--- Description of the task ---
Could you give the data below again, exactly and completely?

--- Records contained in a dataset ---
____________
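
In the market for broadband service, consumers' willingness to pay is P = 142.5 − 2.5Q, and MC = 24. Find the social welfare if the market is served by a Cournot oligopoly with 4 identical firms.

TS = 2696.112

In a 4-firm Cournot equilibrium, symmetry and the first-order condition give q = (142.5 − 24)/(12.5) = 9.48. So Q = 37.92 and P = 47.7.
CS = ½·(142.5 − 47.7)·37.92 = 1797.408; PS = (47.7 − 24)·37.92 = 898.704; TS = 2696.112.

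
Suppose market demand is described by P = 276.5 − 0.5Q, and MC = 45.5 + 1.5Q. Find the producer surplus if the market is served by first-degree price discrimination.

Under first-degree price discrimination the firm charges each unit its demand price and produces up to where P = MC, i.e. Q = 115.5. Consumer surplus is zero; producer surplus equals total surplus.
PS = ½·(276.5 − 45.5)·115.5 = 13340.25.

PS = 13340.25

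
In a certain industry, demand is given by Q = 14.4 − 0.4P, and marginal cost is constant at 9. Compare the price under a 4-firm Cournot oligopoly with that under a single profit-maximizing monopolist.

Cournot: P = 14.4; Monopoly: P = 22.5

Inverting demand: P = 36 − 2.5Q.
In a 4-firm Cournot equilibrium, symmetry and the first-order condition give q = (36 − 9)/(12.5) = 2.16. So Q = 8.64 and P = 14.4.
A monopolist chooses Q where MR = MC. MR = 36 − 5Q; setting this equal to 9 gives Q = 5.4 and P = 22.5.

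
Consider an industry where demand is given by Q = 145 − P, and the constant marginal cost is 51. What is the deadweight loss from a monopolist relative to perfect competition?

Inverting demand: P = 145 − Q.
Perfect competition: P = MC = 51, so 145 − Q = 51 and Q = 94.
A monopolist chooses Q where MR = MC. MR = 145 − 2Q; setting this equal to 51 gives Q = 47 and P = 98.
DWL is the triangle between Q = 47 and Q = 94: ½·(94 − 47)·(98 − 51) = 1104.5.

DWL = 1104.5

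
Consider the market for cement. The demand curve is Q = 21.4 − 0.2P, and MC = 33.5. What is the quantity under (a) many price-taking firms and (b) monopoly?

Inverting demand: P = 107 − 5Q.
Perfect competition: P = MC = 33.5, so 107 − 5Q = 33.5 and Q = 14.7.
A monopolist chooses Q where MR = MC. MR = 107 − 10Q; setting this equal to 33.5 gives Q = 7.35 and P = 70.25.

Competition: Q = 14.7; Monopoly: Q = 7.35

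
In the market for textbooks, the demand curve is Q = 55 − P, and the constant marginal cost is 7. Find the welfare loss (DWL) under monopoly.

DWL = 288

Inverting demand: P = 55 − Q.
Perfect competition: P = MC = 7, so 55 − Q = 7 and Q = 48.
Monopoly sets MR = MC: 55 − 2Q = 7 ⇒ Q = 24, P = 55 − 24 = 31.
DWL is the triangle between Q = 24 and Q = 48: ½·(48 − 24)·(31 − 7) = 288.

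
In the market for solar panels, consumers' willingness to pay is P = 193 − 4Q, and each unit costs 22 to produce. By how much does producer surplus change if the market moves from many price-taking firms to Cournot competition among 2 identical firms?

Perfect competition: P = MC = 22, so 193 − 4Q = 22 and Q = 42.75.
PS = (22 − 22)·42.75 = 0.
In a 2-firm Cournot equilibrium, symmetry and the first-order condition give q = (193 − 22)/(12) = 14.25. So Q = 28.5 and P = 79.
PS = (79 − 22)·28.5 = 1624.5.
Change in producer surplus: 1624.5 − 0 = 1624.5.

Producer surplus rises by 1624.5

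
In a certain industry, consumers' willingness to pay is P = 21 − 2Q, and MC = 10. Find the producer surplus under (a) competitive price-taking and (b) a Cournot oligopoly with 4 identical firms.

Competition: PS = 0; Cournot: PS = 9.68

Under competition P = MC = 10, so Q = (21 − 10)/2 = 5.5.
PS = (10 − 10)·5.5 = 0.
In a 4-firm Cournot equilibrium, symmetry and the first-order condition give q = (21 − 10)/(10) = 1.1. So Q = 4.4 and P = 12.2.
PS = (12.2 − 10)·4.4 = 9.68.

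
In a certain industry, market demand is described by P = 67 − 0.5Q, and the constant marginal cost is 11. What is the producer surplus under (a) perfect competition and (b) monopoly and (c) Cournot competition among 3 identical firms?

Competition: PS = 0; Monopoly: PS = 1568; Cournot: PS = 1176

Competitive firms price at marginal cost: P = 11, giving Q = 112.
PS = (11 − 11)·112 = 0.
Monopoly sets MR = MC: 67 − Q = 11 ⇒ Q = 56, P = 67 − 0.5·56 = 39.
PS = (39 − 11)·56 = 1568.
In a 3-firm Cournot equilibrium, symmetry and the first-order condition give q = (67 − 11)/(2) = 28. So Q = 84 and P = 25.
PS = (25 − 11)·84 = 1176.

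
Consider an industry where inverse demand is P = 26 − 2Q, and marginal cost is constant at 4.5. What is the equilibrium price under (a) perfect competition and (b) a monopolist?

Competition: P = 4.5; Monopoly: P = 15.25

Competitive firms price at marginal cost: P = 4.5, giving Q = 10.75.
Monopoly sets MR = MC: 26 − 4Q = 4.5 ⇒ Q = 5.375, P = 26 − 2·5.375 = 15.25.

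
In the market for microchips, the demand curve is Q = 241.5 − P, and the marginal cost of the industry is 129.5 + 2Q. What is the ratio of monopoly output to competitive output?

Q_m/Q_c = 0.75

Inverting demand: P = 241.5 − Q.
The monopolist equates marginal revenue to marginal cost: 241.5 − 2Q = 129.5 + 2Q, so Q = 28. From demand, P = 213.5.
Competitive equilibrium sets price equal to marginal cost: 241.5 − Q = 129.5 + 2Q, so Q = 112/3 and P = 1225/6.
Ratio Q_m/Q_c = 28/(112/3) = 0.75.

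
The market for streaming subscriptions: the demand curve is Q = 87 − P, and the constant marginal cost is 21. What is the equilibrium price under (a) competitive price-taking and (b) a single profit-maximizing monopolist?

Competition: P = 21; Monopoly: P = 54

Inverting demand: P = 87 − Q.
Perfect competition: P = MC = 21, so 87 − Q = 21 and Q = 66.
A monopolist chooses Q where MR = MC. MR = 87 − 2Q; setting this equal to 21 gives Q = 33 and P = 54.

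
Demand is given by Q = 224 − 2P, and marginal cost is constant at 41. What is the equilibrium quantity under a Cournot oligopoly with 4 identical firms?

Inverting demand: P = 112 − 0.5Q.
Cournot with 4 identical firms: the symmetric best-response condition is 112 − 2.5q = 41. Each firm produces q = 28.4, total output Q = 113.6, price P = 55.2.

Q = 113.6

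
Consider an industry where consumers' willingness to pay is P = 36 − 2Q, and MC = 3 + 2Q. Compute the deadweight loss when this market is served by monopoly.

Competitive equilibrium sets price equal to marginal cost: 36 − 2Q = 3 + 2Q, so Q = 8.25 and P = 19.5.
A monopolist chooses Q where MR = MC. MR = 36 − 4Q; setting this equal to 3 + 2Q gives Q = 5.5 and P = 25.
CS = ½·(36 − 19.5)·8.25 = 1089/16; PS = (19.5·8.25 − 3·8.25 − ½·2·8.25²) = 1089/16; TS = 136.125.
CS = ½·(36 − 25)·5.5 = 30.25; PS = (25·5.5 − 3·5.5 − ½·2·5.5²) = 90.75; TS = 121.
DWL = 136.125 − 121 = 15.125.

DWL = 15.125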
____________
--- Response to this task ---
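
In the market for broadband service, consumers' willingness to pay is P = 142.5 − 2.5Q, and MC = 24. Find the social welfare if the market is served by a Cournot oligopoly with 4 identical firms.

TS = 2696.112

In a 4-firm Cournot equilibrium, symmetry and the first-order condition give q = (142.5 − 24)/(12.5) = 9.48. So Q = 37.92 and P = 47.7.
CS = ½·(142.5 − 47.7)·37.92 = 1797.408; PS = (47.7 − 24)·37.92 = 898.704; TS = 2696.112.

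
Suppose market demand is described by P = 276.5 − 0.5Q, and MC = 45.5 + 1.5Q. Find the producer surplus if the market is served by first-degree price discrimination.

Under first-degree price discrimination the firm charges each unit its demand price and produces up to where P = MC, i.e. Q = 115.5. Consumer surplus is zero; producer surplus equals total surplus.
PS = ½·(276.5 − 45.5)·115.5 = 13340.25.

PS = 13340.25

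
In a certain industry, demand is given by Q = 14.4 − 0.4P, and marginal cost is constant at 9. Compare the price under a 4-firm Cournot oligopoly with that under a single profit-maximizing monopolist.

Cournot: P = 14.4; Monopoly: P = 22.5

Inverting demand: P = 36 − 2.5Q.
In a 4-firm Cournot equilibrium, symmetry and the first-order condition give q = (36 − 9)/(12.5) = 2.16. So Q = 8.64 and P = 14.4.
A monopolist chooses Q where MR = MC. MR = 36 − 5Q; setting this equal to 9 gives Q = 5.4 and P = 22.5.

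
Consider an industry where demand is given by Q = 145 − P, and the constant marginal cost is 51. What is the deadweight loss from a monopolist relative to perfect competition?

Inverting demand: P = 145 − Q.
Perfect competition: P = MC = 51, so 145 − Q = 51 and Q = 94.
A monopolist chooses Q where MR = MC. MR = 145 − 2Q; setting this equal to 51 gives Q = 47 and P = 98.
DWL is the triangle between Q = 47 and Q = 94: ½·(94 − 47)·(98 − 51) = 1104.5.

DWL = 1104.5

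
Consider the market for cement. The demand curve is Q = 21.4 − 0.2P, and MC = 33.5. What is the quantity under (a) many price-taking firms and (b) monopoly?

Inverting demand: P = 107 − 5Q.
Perfect competition: P = MC = 33.5, so 107 − 5Q = 33.5 and Q = 14.7.
A monopolist chooses Q where MR = MC. MR = 107 − 10Q; setting this equal to 33.5 gives Q = 7.35 and P = 70.25.

Competition: Q = 14.7; Monopoly: Q = 7.35

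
In the market for textbooks, the demand curve is Q = 55 − P, and the constant marginal cost is 7. Find the welfare loss (DWL) under monopoly.

DWL = 288

Inverting demand: P = 55 − Q.
Perfect competition: P = MC = 7, so 55 − Q = 7 and Q = 48.
Monopoly sets MR = MC: 55 − 2Q = 7 ⇒ Q = 24, P = 55 − 24 = 31.
DWL is the triangle between Q = 24 and Q = 48: ½·(48 − 24)·(31 − 7) = 288.

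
In the market for solar panels, consumers' willingness to pay is P = 193 − 4Q, and each unit costs 22 to produce. By how much does producer surplus change if the market moves from many price-taking firms to Cournot competition among 2 identical firms?

Perfect competition: P = MC = 22, so 193 − 4Q = 22 and Q = 42.75.
PS = (22 − 22)·42.75 = 0.
In a 2-firm Cournot equilibrium, symmetry and the first-order condition give q = (193 − 22)/(12) = 14.25. So Q = 28.5 and P = 79.
PS = (79 − 22)·28.5 = 1624.5.
Change in producer surplus: 1624.5 − 0 = 1624.5.

Producer surplus rises by 1624.5

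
In a certain industry, consumers' willingness to pay is P = 21 − 2Q, and MC = 10. Find the producer surplus under (a) competitive price-taking and (b) a Cournot oligopoly with 4 identical firms.

Competition: PS = 0; Cournot: PS = 9.68

Under competition P = MC = 10, so Q = (21 − 10)/2 = 5.5.
PS = (10 − 10)·5.5 = 0.
In a 4-firm Cournot equilibrium, symmetry and the first-order condition give q = (21 − 10)/(10) = 1.1. So Q = 4.4 and P = 12.2.
PS = (12.2 − 10)·4.4 = 9.68.

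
In a certain industry, market demand is described by P = 67 − 0.5Q, and the constant marginal cost is 11. What is the producer surplus under (a) perfect competition and (b) monopoly and (c) Cournot competition among 3 identical firms?

Competition: PS = 0; Monopoly: PS = 1568; Cournot: PS = 1176

Competitive firms price at marginal cost: P = 11, giving Q = 112.
PS = (11 − 11)·112 = 0.
Monopoly sets MR = MC: 67 − Q = 11 ⇒ Q = 56, P = 67 − 0.5·56 = 39.
PS = (39 − 11)·56 = 1568.
In a 3-firm Cournot equilibrium, symmetry and the first-order condition give q = (67 − 11)/(2) = 28. So Q = 84 and P = 25.
PS = (25 − 11)·84 = 1176.

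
Consider an industry where inverse demand is P = 26 − 2Q, and marginal cost is constant at 4.5. What is the equilibrium price under (a) perfect competition and (b) a monopolist?

Competition: P = 4.5; Monopoly: P = 15.25

Competitive firms price at marginal cost: P = 4.5, giving Q = 10.75.
Monopoly sets MR = MC: 26 − 4Q = 4.5 ⇒ Q = 5.375, P = 26 − 2·5.375 = 15.25.

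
In the market for microchips, the demand curve is Q = 241.5 − P, and the marginal cost of the industry is 129.5 + 2Q. What is the ratio of monopoly output to competitive output?

Q_m/Q_c = 0.75

Inverting demand: P = 241.5 − Q.
The monopolist equates marginal revenue to marginal cost: 241.5 − 2Q = 129.5 + 2Q, so Q = 28. From demand, P = 213.5.
Competitive equilibrium sets price equal to marginal cost: 241.5 − Q = 129.5 + 2Q, so Q = 112/3 and P = 1225/6.
Ratio Q_m/Q_c = 28/(112/3) = 0.75.

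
The market for streaming subscriptions: the demand curve is Q = 87 − P, and the constant marginal cost is 21. What is the equilibrium price under (a) competitive price-taking and (b) a single profit-maximizing monopolist?

Competition: P = 21; Monopoly: P = 54

Inverting demand: P = 87 − Q.
Perfect competition: P = MC = 21, so 87 − Q = 21 and Q = 66.
A monopolist chooses Q where MR = MC. MR = 87 − 2Q; setting this equal to 21 gives Q = 33 and P = 54.

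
Demand is given by Q = 224 − 2P, and marginal cost is constant at 41. What is the equilibrium quantity under a Cournot oligopoly with 4 identical firms?

Inverting demand: P = 112 − 0.5Q.
Cournot with 4 identical firms: the symmetric best-response condition is 112 − 2.5q = 41. Each firm produces q = 28.4, total output Q = 113.6, price P = 55.2.

Q = 113.6

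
Consider an industry where consumers' willingness to pay is P = 36 − 2Q, and MC = 3 + 2Q. Compute the deadweight loss when this market is served by monopoly.

Competitive equilibrium sets price equal to marginal cost: 36 − 2Q = 3 + 2Q, so Q = 8.25 and P = 19.5.
A monopolist chooses Q where MR = MC. MR = 36 − 4Q; setting this equal to 3 + 2Q gives Q = 5.5 and P = 25.
CS = ½·(36 − 19.5)·8.25 = 1089/16; PS = (19.5·8.25 − 3·8.25 − ½·2·8.25²) = 1089/16; TS = 136.125.
CS = ½·(36 − 25)·5.5 = 30.25; PS = (25·5.5 − 3·5.5 − ½·2·5.5²) = 90.75; TS = 121.
DWL = 136.125 − 121 = 15.125.

DWL = 15.125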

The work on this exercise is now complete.